**Task directions:**
Print every one of the records verbatim, omitting nothing.

+++++

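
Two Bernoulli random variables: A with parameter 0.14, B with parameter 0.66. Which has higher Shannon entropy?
B

For binary distributions, entropy is maximized at p=0.5 and decreases as p moves toward 0 or 1.

H(A) = H(0.14) = 0.5842 bits
H(B) = H(0.66) = 0.9248 bits

Distribution B (p=0.66) is closer to uniform (p=0.5), so it has higher entropy.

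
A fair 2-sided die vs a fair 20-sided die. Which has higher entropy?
20-sided die

Both are uniform distributions; for uniform over n outcomes, H = log₂(n). H(2-sided) = log₂(2) = 1.000 bits and H(20-sided) = log₂(20) = 4.322 bits. More outcomes in a uniform distribution means higher entropy.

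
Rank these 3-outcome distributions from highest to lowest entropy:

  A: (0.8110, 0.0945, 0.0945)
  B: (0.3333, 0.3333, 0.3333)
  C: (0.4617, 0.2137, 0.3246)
B > C > A

Key insight: Entropy is maximized by uniform distributions and minimized by concentrated distributions.

- Uniform distributions have maximum entropy log₂(3) = 1.5850 bits
- The more "peaked" or concentrated a distribution, the lower its entropy

Entropies:
  H(A) = 0.8884 bits
  H(B) = 1.5850 bits
  H(C) = 1.5175 bits

Ranking: B > C > A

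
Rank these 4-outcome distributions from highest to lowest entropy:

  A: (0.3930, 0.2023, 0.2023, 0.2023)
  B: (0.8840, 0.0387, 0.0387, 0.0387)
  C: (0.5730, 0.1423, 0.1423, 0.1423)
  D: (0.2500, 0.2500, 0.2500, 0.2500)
D > A > C > B

Key insight: Entropy is maximized by uniform distributions and minimized by concentrated distributions.

Entropies:
  H(A) = 1.9288 bits
  H(B) = 0.7016 bits
  H(C) = 1.6613 bits
  H(D) = 2.0000 bits

Ranking: D > A > C > B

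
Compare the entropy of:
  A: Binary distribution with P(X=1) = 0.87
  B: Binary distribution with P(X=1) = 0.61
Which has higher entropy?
B

For binary distributions, entropy is maximized at p=0.5 and decreases as p moves toward 0 or 1.

H(A) = H(0.87) = 0.5574 bits
H(B) = H(0.61) = 0.9648 bits

Distribution B (p=0.61) is closer to uniform (p=0.5), so it has higher entropy.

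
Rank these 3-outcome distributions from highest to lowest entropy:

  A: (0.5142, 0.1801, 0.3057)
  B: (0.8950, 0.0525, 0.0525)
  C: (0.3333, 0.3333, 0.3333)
C > A > B

Key insight: Entropy is maximized by uniform distributions and minimized by concentrated distributions.

- Uniform distributions have maximum entropy log₂(3) = 1.5850 bits
- The more "peaked" or concentrated a distribution, the lower its entropy

Entropies:
  H(A) = 1.4615 bits
  H(B) = 0.5896 bits
  H(C) = 1.5850 bits

Ranking: C > A > B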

+++++

**Solution to this problem:**
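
Two Bernoulli random variables: A with parameter 0.14, B with parameter 0.66. Which has higher Shannon entropy?
B

For binary distributions, entropy is maximized at p=0.5 and decreases as p moves toward 0 or 1.

H(A) = H(0.14) = 0.5842 bits
H(B) = H(0.66) = 0.9248 bits

Distribution B (p=0.66) is closer to uniform (p=0.5), so it has higher entropy.

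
A fair 2-sided die vs a fair 20-sided die. Which has higher entropy?
20-sided die

Both are uniform distributions; for uniform over n outcomes, H = log₂(n). H(2-sided) = log₂(2) = 1.000 bits and H(20-sided) = log₂(20) = 4.322 bits. More outcomes in a uniform distribution means higher entropy.

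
Rank these 3-outcome distributions from highest to lowest entropy:

  A: (0.8110, 0.0945, 0.0945)
  B: (0.3333, 0.3333, 0.3333)
  C: (0.4617, 0.2137, 0.3246)
B > C > A

Key insight: Entropy is maximized by uniform distributions and minimized by concentrated distributions.

- Uniform distributions have maximum entropy log₂(3) = 1.5850 bits
- The more "peaked" or concentrated a distribution, the lower its entropy

Entropies:
  H(A) = 0.8884 bits
  H(B) = 1.5850 bits
  H(C) = 1.5175 bits

Ranking: B > C > A

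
Rank these 4-outcome distributions from highest to lowest entropy:

  A: (0.3930, 0.2023, 0.2023, 0.2023)
  B: (0.8840, 0.0387, 0.0387, 0.0387)
  C: (0.5730, 0.1423, 0.1423, 0.1423)
  D: (0.2500, 0.2500, 0.2500, 0.2500)
D > A > C > B

Key insight: Entropy is maximized by uniform distributions and minimized by concentrated distributions.

Entropies:
  H(A) = 1.9288 bits
  H(B) = 0.7016 bits
  H(C) = 1.6613 bits
  H(D) = 2.0000 bits

Ranking: D > A > C > B

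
Compare the entropy of:
  A: Binary distribution with P(X=1) = 0.87
  B: Binary distribution with P(X=1) = 0.61
Which has higher entropy?
B

For binary distributions, entropy is maximized at p=0.5 and decreases as p moves toward 0 or 1.

H(A) = H(0.87) = 0.5574 bits
H(B) = H(0.61) = 0.9648 bits

Distribution B (p=0.61) is closer to uniform (p=0.5), so it has higher entropy.

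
Rank these 3-outcome distributions from highest to lowest entropy:

  A: (0.5142, 0.1801, 0.3057)
  B: (0.8950, 0.0525, 0.0525)
  C: (0.3333, 0.3333, 0.3333)
C > A > B

Key insight: Entropy is maximized by uniform distributions and minimized by concentrated distributions.

- Uniform distributions have maximum entropy log₂(3) = 1.5850 bits
- The more "peaked" or concentrated a distribution, the lower its entropy

Entropies:
  H(A) = 1.4615 bits
  H(B) = 0.5896 bits
  H(C) = 1.5850 bits

Ranking: C > A > B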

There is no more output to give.